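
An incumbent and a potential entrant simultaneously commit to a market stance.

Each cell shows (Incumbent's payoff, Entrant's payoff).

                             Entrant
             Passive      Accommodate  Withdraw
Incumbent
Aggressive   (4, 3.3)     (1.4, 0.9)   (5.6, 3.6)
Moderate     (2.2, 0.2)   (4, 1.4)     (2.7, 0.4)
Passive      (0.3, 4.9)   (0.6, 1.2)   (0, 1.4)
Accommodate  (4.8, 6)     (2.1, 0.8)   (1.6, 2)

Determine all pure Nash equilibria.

Pure-strategy Nash equilibria: (Aggressive, Withdraw); (Moderate, Accommodate); (Accommodate, Passive)

(Aggressive, Passive): Incumbent can switch to Accommodate (4 → 4.8). Not NE.
(Aggressive, Accommodate): Incumbent can switch to Moderate (1.4 → 4). Not NE.
(Aggressive, Withdraw): Incumbent gets 5.6, best alternative 2.7; Entrant gets 3.6, best alternative 3.3. No profitable deviation — NE.
(Moderate, Passive): Incumbent can switch to Aggressive (2.2 → 4). Not NE.
(Moderate, Accommodate): Incumbent gets 4, best alternative 2.1; Entrant gets 1.4, best alternative 0.4. No profitable deviation — NE.
(Moderate, Withdraw): Incumbent can switch to Aggressive (2.7 → 5.6). Not NE.
(Passive, Passive): Incumbent can switch to Aggressive (0.3 → 4). Not NE.
(Passive, Accommodate): Incumbent can switch to Aggressive (0.6 → 1.4). Not NE.
(Passive, Withdraw): Incumbent can switch to Aggressive (0 → 5.6). Not NE.
(Accommodate, Passive): Incumbent gets 4.8, best alternative 4; Entrant gets 6, best alternative 2. No profitable deviation — NE.
(Accommodate, Accommodate): Incumbent can switch to Moderate (2.1 → 4). Not NE.
(Accommodate, Withdraw): Incumbent can switch to Aggressive (1.6 → 5.6). Not NE.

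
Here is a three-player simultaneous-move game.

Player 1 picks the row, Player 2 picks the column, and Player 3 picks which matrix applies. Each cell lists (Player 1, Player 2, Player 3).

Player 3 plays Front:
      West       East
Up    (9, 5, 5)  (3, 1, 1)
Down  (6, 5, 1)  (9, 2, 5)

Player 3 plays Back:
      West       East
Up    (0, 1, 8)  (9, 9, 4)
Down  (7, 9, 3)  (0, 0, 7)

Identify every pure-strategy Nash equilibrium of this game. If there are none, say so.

(Up, West, Front): Player 3 can switch to Back (5 → 8). Not NE.
(Up, West, Back): Player 1 can switch to Down (0 → 7). Not NE.
(Up, East, Front): Player 1 can switch to Down (3 → 9). Not NE.
(Up, East, Back): Player 1 gets 9, best alternative 0; Player 2 gets 9, best alternative 1; Player 3 gets 4, best alternative 1. No profitable deviation — NE.
(Down, West, Front): Player 1 can switch to Up (6 → 9). Not NE.
(Down, West, Back): Player 1 gets 7, best alternative 0; Player 2 gets 9, best alternative 0; Player 3 gets 3, best alternative 1. No profitable deviation — NE.
(Down, East, Front): Player 2 can switch to West (2 → 5). Not NE.
(Down, East, Back): Player 1 can switch to Up (0 → 9). Not NE.

(Up, East, Back); (Down, West, Back)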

□ □ □

Transcribe all entries exactly as they are given.

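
An incumbent and a potential entrant simultaneously commit to a market stance.

Each cell shows (Incumbent's payoff, Entrant's payoff).

                             Entrant
             Passive      Accommodate  Withdraw
Incumbent
Aggressive   (4, 3.3)     (1.4, 0.9)   (5.6, 3.6)
Moderate     (2.2, 0.2)   (4, 1.4)     (2.7, 0.4)
Passive      (0.3, 4.9)   (0.6, 1.2)   (0, 1.4)
Accommodate  (4.8, 6)     (2.1, 0.8)   (1.6, 2)

Determine all pure Nash equilibria.

Pure-strategy Nash equilibria: (Aggressive, Withdraw); (Moderate, Accommodate); (Accommodate, Passive)

(Aggressive, Passive): Incumbent can switch to Accommodate (4 → 4.8). Not NE.
(Aggressive, Accommodate): Incumbent can switch to Moderate (1.4 → 4). Not NE.
(Aggressive, Withdraw): Incumbent gets 5.6, best alternative 2.7; Entrant gets 3.6, best alternative 3.3. No profitable deviation — NE.
(Moderate, Passive): Incumbent can switch to Aggressive (2.2 → 4). Not NE.
(Moderate, Accommodate): Incumbent gets 4, best alternative 2.1; Entrant gets 1.4, best alternative 0.4. No profitable deviation — NE.
(Moderate, Withdraw): Incumbent can switch to Aggressive (2.7 → 5.6). Not NE.
(Passive, Passive): Incumbent can switch to Aggressive (0.3 → 4). Not NE.
(Passive, Accommodate): Incumbent can switch to Aggressive (0.6 → 1.4). Not NE.
(Passive, Withdraw): Incumbent can switch to Aggressive (0 → 5.6). Not NE.
(Accommodate, Passive): Incumbent gets 4.8, best alternative 4; Entrant gets 6, best alternative 2. No profitable deviation — NE.
(Accommodate, Accommodate): Incumbent can switch to Moderate (2.1 → 4). Not NE.
(Accommodate, Withdraw): Incumbent can switch to Aggressive (1.6 → 5.6). Not NE.

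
Here is a three-player simultaneous-move game.

Player 1 picks the row, Player 2 picks the column, and Player 3 picks which matrix applies. Each cell lists (Player 1, Player 2, Player 3).

Player 3 plays Front:
      West       East
Up    (9, 5, 5)  (3, 1, 1)
Down  (6, 5, 1)  (9, 2, 5)

Player 3 plays Back:
      West       East
Up    (0, 1, 8)  (9, 9, 4)
Down  (7, 9, 3)  (0, 0, 7)

Identify every pure-strategy Nash equilibrium of this game. If there are none, say so.

(Up, West, Front): Player 3 can switch to Back (5 → 8). Not NE.
(Up, West, Back): Player 1 can switch to Down (0 → 7). Not NE.
(Up, East, Front): Player 1 can switch to Down (3 → 9). Not NE.
(Up, East, Back): Player 1 gets 9, best alternative 0; Player 2 gets 9, best alternative 1; Player 3 gets 4, best alternative 1. No profitable deviation — NE.
(Down, West, Front): Player 1 can switch to Up (6 → 9). Not NE.
(Down, West, Back): Player 1 gets 7, best alternative 0; Player 2 gets 9, best alternative 0; Player 3 gets 3, best alternative 1. No profitable deviation — NE.
(Down, East, Front): Player 2 can switch to West (2 → 5). Not NE.
(Down, East, Back): Player 1 can switch to Up (0 → 9). Not NE.

(Up, East, Back); (Down, West, Back)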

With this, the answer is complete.